## TASK DESCRIPTION
Everything from the line containing "1. a = malloc(10)" to the last line of the records must be returned verbatim; nothing else belongs in the output.

## DATASET EXTRACT
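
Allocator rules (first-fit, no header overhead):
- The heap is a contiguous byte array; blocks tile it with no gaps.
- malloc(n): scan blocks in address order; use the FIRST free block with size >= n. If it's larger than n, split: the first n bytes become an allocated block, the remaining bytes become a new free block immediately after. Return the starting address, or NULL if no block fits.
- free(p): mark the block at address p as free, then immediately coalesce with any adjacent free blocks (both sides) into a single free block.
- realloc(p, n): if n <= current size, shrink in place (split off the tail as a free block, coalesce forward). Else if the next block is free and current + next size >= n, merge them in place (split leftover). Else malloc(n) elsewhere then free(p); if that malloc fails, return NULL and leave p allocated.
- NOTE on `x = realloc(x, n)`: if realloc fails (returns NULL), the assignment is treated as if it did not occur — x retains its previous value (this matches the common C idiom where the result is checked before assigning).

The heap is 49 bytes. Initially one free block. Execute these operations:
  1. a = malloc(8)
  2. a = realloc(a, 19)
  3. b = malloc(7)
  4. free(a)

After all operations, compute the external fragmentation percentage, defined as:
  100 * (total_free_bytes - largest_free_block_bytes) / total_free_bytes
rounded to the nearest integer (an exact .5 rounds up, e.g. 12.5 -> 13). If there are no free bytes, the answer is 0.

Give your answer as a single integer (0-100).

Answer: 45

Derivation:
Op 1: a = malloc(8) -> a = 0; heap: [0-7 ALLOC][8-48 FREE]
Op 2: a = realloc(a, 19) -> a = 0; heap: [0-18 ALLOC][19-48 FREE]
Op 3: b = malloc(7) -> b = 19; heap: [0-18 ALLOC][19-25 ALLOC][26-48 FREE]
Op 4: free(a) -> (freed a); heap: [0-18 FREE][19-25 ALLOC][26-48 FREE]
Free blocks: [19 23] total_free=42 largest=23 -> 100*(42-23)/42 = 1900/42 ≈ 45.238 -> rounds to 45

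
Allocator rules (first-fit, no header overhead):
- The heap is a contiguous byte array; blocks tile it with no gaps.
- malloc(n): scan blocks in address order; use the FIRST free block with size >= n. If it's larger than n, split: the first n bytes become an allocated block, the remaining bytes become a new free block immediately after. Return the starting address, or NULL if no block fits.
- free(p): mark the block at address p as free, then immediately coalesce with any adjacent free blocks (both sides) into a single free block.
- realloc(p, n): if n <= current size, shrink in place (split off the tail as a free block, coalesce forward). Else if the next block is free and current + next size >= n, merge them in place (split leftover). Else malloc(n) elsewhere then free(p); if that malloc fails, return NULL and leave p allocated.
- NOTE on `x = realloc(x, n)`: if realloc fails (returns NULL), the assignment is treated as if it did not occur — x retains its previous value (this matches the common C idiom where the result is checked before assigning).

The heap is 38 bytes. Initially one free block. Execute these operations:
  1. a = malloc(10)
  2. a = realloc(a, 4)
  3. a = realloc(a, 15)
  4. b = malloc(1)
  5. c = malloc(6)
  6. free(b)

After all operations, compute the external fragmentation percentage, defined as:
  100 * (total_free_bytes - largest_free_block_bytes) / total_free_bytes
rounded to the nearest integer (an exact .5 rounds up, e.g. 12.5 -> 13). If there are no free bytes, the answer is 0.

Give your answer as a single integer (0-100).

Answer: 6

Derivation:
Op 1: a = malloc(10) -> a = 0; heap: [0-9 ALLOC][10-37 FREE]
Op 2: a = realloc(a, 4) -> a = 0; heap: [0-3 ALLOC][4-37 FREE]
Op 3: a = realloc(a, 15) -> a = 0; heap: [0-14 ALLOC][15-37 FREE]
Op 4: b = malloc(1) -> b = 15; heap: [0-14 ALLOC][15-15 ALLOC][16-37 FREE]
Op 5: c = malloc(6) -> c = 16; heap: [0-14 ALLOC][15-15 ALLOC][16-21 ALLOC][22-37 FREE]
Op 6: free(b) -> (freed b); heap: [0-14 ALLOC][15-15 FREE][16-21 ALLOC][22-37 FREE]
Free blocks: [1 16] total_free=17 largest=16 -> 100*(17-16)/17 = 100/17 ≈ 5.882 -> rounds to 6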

## OUTPUT OF THE TASK
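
  1. a = malloc(10)
  2. a = realloc(a, 4)
  3. a = realloc(a, 15)
  4. b = malloc(1)
  5. c = malloc(6)
  6. free(b)

After all operations, compute the external fragmentation percentage, defined as:
  100 * (total_free_bytes - largest_free_block_bytes) / total_free_bytes
rounded to the nearest integer (an exact .5 rounds up, e.g. 12.5 -> 13). If there are no free bytes, the answer is 0.

Give your answer as a single integer (0-100).

Answer: 6

Derivation:
Op 1: a = malloc(10) -> a = 0; heap: [0-9 ALLOC][10-37 FREE]
Op 2: a = realloc(a, 4) -> a = 0; heap: [0-3 ALLOC][4-37 FREE]
Op 3: a = realloc(a, 15) -> a = 0; heap: [0-14 ALLOC][15-37 FREE]
Op 4: b = malloc(1) -> b = 15; heap: [0-14 ALLOC][15-15 ALLOC][16-37 FREE]
Op 5: c = malloc(6) -> c = 16; heap: [0-14 ALLOC][15-15 ALLOC][16-21 ALLOC][22-37 FREE]
Op 6: free(b) -> (freed b); heap: [0-14 ALLOC][15-15 FREE][16-21 ALLOC][22-37 FREE]
Free blocks: [1 16] total_free=17 largest=16 -> 100*(17-16)/17 = 100/17 ≈ 5.882 -> rounds to 6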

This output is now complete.